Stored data
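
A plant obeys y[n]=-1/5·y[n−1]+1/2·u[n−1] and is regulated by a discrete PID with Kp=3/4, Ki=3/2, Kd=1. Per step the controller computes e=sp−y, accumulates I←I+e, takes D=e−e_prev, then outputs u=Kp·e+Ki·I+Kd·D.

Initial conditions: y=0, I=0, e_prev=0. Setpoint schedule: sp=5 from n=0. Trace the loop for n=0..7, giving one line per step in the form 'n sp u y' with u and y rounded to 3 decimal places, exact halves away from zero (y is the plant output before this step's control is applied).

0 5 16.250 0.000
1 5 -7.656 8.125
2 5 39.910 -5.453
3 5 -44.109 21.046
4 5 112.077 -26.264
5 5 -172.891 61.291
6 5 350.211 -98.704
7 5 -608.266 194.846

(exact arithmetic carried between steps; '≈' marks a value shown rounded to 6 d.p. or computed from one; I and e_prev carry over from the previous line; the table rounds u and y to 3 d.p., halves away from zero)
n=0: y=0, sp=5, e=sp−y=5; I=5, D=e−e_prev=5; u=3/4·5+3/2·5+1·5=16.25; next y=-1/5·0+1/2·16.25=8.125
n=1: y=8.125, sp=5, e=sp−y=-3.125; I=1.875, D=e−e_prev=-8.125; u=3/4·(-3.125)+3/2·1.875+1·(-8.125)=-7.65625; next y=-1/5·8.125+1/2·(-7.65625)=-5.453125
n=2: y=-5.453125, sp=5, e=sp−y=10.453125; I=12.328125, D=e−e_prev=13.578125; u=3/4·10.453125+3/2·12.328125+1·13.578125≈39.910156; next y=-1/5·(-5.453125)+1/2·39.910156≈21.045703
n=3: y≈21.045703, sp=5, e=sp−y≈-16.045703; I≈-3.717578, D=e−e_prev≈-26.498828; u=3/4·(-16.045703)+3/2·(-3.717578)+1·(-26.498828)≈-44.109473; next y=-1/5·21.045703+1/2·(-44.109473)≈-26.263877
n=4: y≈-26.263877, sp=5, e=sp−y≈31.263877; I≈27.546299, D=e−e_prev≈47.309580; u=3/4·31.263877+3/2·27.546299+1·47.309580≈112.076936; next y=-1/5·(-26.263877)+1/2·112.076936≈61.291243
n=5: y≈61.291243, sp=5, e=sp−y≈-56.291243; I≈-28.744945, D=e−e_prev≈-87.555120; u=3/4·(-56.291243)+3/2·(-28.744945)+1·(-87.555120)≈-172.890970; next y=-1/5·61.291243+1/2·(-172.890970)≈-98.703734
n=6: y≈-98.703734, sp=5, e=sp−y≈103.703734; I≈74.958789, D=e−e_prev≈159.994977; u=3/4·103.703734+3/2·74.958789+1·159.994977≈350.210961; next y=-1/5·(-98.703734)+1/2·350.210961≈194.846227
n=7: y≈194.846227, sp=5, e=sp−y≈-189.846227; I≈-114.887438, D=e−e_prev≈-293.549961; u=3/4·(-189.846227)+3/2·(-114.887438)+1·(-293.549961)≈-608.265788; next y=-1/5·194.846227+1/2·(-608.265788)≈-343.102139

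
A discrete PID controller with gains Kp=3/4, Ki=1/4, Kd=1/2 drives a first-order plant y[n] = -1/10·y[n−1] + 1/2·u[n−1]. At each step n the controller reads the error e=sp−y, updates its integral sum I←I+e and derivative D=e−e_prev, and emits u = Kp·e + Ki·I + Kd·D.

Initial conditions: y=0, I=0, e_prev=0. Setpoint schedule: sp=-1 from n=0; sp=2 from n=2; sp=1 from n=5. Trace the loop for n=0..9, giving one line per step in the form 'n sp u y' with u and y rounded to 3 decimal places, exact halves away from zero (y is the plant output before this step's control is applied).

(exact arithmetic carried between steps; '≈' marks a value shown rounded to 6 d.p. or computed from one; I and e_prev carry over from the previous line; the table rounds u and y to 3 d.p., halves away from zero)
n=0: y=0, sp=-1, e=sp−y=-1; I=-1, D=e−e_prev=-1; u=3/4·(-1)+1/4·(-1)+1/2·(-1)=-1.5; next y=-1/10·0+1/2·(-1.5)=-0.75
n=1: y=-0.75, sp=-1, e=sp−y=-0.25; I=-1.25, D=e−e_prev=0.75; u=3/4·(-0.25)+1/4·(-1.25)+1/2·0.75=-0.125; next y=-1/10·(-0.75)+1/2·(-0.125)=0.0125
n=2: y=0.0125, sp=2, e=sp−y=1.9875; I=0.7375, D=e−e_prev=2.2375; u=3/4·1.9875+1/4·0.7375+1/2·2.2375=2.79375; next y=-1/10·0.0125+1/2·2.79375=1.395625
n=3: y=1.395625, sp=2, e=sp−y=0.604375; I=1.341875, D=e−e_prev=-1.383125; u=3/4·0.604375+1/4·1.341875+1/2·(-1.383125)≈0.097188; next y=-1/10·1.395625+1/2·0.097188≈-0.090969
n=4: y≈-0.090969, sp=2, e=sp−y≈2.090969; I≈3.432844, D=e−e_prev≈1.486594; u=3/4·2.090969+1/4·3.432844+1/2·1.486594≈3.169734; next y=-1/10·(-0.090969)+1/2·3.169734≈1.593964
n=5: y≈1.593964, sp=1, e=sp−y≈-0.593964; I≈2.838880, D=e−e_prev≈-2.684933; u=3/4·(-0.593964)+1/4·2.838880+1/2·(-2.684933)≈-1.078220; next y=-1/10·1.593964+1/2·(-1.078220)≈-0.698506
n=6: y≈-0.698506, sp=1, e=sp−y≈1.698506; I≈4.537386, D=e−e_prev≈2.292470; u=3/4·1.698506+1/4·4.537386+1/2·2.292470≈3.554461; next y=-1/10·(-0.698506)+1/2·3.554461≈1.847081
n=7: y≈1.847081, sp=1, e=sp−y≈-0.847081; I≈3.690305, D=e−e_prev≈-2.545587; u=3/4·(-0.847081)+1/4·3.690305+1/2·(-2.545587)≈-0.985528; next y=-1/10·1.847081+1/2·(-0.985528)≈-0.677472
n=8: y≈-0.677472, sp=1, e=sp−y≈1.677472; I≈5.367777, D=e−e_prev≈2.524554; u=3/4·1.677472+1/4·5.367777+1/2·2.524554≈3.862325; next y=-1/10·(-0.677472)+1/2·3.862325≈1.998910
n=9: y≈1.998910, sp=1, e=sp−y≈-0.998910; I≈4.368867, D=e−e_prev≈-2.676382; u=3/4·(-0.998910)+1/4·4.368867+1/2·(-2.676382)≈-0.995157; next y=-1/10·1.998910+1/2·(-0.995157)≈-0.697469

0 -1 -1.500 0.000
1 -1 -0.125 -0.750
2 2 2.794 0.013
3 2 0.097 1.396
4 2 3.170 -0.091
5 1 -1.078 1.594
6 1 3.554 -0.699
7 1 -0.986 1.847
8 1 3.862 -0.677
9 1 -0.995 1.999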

- **REQUIRED ACTION**: Repeat the lines above with every word intact.

- **THE ANSWER**:
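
A plant obeys y[n]=-1/5·y[n−1]+1/2·u[n−1] and is regulated by a discrete PID with Kp=3/4, Ki=3/2, Kd=1. Per step the controller computes e=sp−y, accumulates I←I+e, takes D=e−e_prev, then outputs u=Kp·e+Ki·I+Kd·D.

Initial conditions: y=0, I=0, e_prev=0. Setpoint schedule: sp=5 from n=0. Trace the loop for n=0..7, giving one line per step in the form 'n sp u y' with u and y rounded to 3 decimal places, exact halves away from zero (y is the plant output before this step's control is applied).

0 5 16.250 0.000
1 5 -7.656 8.125
2 5 39.910 -5.453
3 5 -44.109 21.046
4 5 112.077 -26.264
5 5 -172.891 61.291
6 5 350.211 -98.704
7 5 -608.266 194.846

(exact arithmetic carried between steps; '≈' marks a value shown rounded to 6 d.p. or computed from one; I and e_prev carry over from the previous line; the table rounds u and y to 3 d.p., halves away from zero)
n=0: y=0, sp=5, e=sp−y=5; I=5, D=e−e_prev=5; u=3/4·5+3/2·5+1·5=16.25; next y=-1/5·0+1/2·16.25=8.125
n=1: y=8.125, sp=5, e=sp−y=-3.125; I=1.875, D=e−e_prev=-8.125; u=3/4·(-3.125)+3/2·1.875+1·(-8.125)=-7.65625; next y=-1/5·8.125+1/2·(-7.65625)=-5.453125
n=2: y=-5.453125, sp=5, e=sp−y=10.453125; I=12.328125, D=e−e_prev=13.578125; u=3/4·10.453125+3/2·12.328125+1·13.578125≈39.910156; next y=-1/5·(-5.453125)+1/2·39.910156≈21.045703
n=3: y≈21.045703, sp=5, e=sp−y≈-16.045703; I≈-3.717578, D=e−e_prev≈-26.498828; u=3/4·(-16.045703)+3/2·(-3.717578)+1·(-26.498828)≈-44.109473; next y=-1/5·21.045703+1/2·(-44.109473)≈-26.263877
n=4: y≈-26.263877, sp=5, e=sp−y≈31.263877; I≈27.546299, D=e−e_prev≈47.309580; u=3/4·31.263877+3/2·27.546299+1·47.309580≈112.076936; next y=-1/5·(-26.263877)+1/2·112.076936≈61.291243
n=5: y≈61.291243, sp=5, e=sp−y≈-56.291243; I≈-28.744945, D=e−e_prev≈-87.555120; u=3/4·(-56.291243)+3/2·(-28.744945)+1·(-87.555120)≈-172.890970; next y=-1/5·61.291243+1/2·(-172.890970)≈-98.703734
n=6: y≈-98.703734, sp=5, e=sp−y≈103.703734; I≈74.958789, D=e−e_prev≈159.994977; u=3/4·103.703734+3/2·74.958789+1·159.994977≈350.210961; next y=-1/5·(-98.703734)+1/2·350.210961≈194.846227
n=7: y≈194.846227, sp=5, e=sp−y≈-189.846227; I≈-114.887438, D=e−e_prev≈-293.549961; u=3/4·(-189.846227)+3/2·(-114.887438)+1·(-293.549961)≈-608.265788; next y=-1/5·194.846227+1/2·(-608.265788)≈-343.102139

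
A discrete PID controller with gains Kp=3/4, Ki=1/4, Kd=1/2 drives a first-order plant y[n] = -1/10·y[n−1] + 1/2·u[n−1]. At each step n the controller reads the error e=sp−y, updates its integral sum I←I+e and derivative D=e−e_prev, and emits u = Kp·e + Ki·I + Kd·D.

Initial conditions: y=0, I=0, e_prev=0. Setpoint schedule: sp=-1 from n=0; sp=2 from n=2; sp=1 from n=5. Trace the loop for n=0..9, giving one line per step in the form 'n sp u y' with u and y rounded to 3 decimal places, exact halves away from zero (y is the plant output before this step's control is applied).

(exact arithmetic carried between steps; '≈' marks a value shown rounded to 6 d.p. or computed from one; I and e_prev carry over from the previous line; the table rounds u and y to 3 d.p., halves away from zero)
n=0: y=0, sp=-1, e=sp−y=-1; I=-1, D=e−e_prev=-1; u=3/4·(-1)+1/4·(-1)+1/2·(-1)=-1.5; next y=-1/10·0+1/2·(-1.5)=-0.75
n=1: y=-0.75, sp=-1, e=sp−y=-0.25; I=-1.25, D=e−e_prev=0.75; u=3/4·(-0.25)+1/4·(-1.25)+1/2·0.75=-0.125; next y=-1/10·(-0.75)+1/2·(-0.125)=0.0125
n=2: y=0.0125, sp=2, e=sp−y=1.9875; I=0.7375, D=e−e_prev=2.2375; u=3/4·1.9875+1/4·0.7375+1/2·2.2375=2.79375; next y=-1/10·0.0125+1/2·2.79375=1.395625
n=3: y=1.395625, sp=2, e=sp−y=0.604375; I=1.341875, D=e−e_prev=-1.383125; u=3/4·0.604375+1/4·1.341875+1/2·(-1.383125)≈0.097188; next y=-1/10·1.395625+1/2·0.097188≈-0.090969
n=4: y≈-0.090969, sp=2, e=sp−y≈2.090969; I≈3.432844, D=e−e_prev≈1.486594; u=3/4·2.090969+1/4·3.432844+1/2·1.486594≈3.169734; next y=-1/10·(-0.090969)+1/2·3.169734≈1.593964
n=5: y≈1.593964, sp=1, e=sp−y≈-0.593964; I≈2.838880, D=e−e_prev≈-2.684933; u=3/4·(-0.593964)+1/4·2.838880+1/2·(-2.684933)≈-1.078220; next y=-1/10·1.593964+1/2·(-1.078220)≈-0.698506
n=6: y≈-0.698506, sp=1, e=sp−y≈1.698506; I≈4.537386, D=e−e_prev≈2.292470; u=3/4·1.698506+1/4·4.537386+1/2·2.292470≈3.554461; next y=-1/10·(-0.698506)+1/2·3.554461≈1.847081
n=7: y≈1.847081, sp=1, e=sp−y≈-0.847081; I≈3.690305, D=e−e_prev≈-2.545587; u=3/4·(-0.847081)+1/4·3.690305+1/2·(-2.545587)≈-0.985528; next y=-1/10·1.847081+1/2·(-0.985528)≈-0.677472
n=8: y≈-0.677472, sp=1, e=sp−y≈1.677472; I≈5.367777, D=e−e_prev≈2.524554; u=3/4·1.677472+1/4·5.367777+1/2·2.524554≈3.862325; next y=-1/10·(-0.677472)+1/2·3.862325≈1.998910
n=9: y≈1.998910, sp=1, e=sp−y≈-0.998910; I≈4.368867, D=e−e_prev≈-2.676382; u=3/4·(-0.998910)+1/4·4.368867+1/2·(-2.676382)≈-0.995157; next y=-1/10·1.998910+1/2·(-0.995157)≈-0.697469

0 -1 -1.500 0.000
1 -1 -0.125 -0.750
2 2 2.794 0.013
3 2 0.097 1.396
4 2 3.170 -0.091
5 1 -1.078 1.594
6 1 3.554 -0.699
7 1 -0.986 1.847
8 1 3.862 -0.677
9 1 -0.995 1.999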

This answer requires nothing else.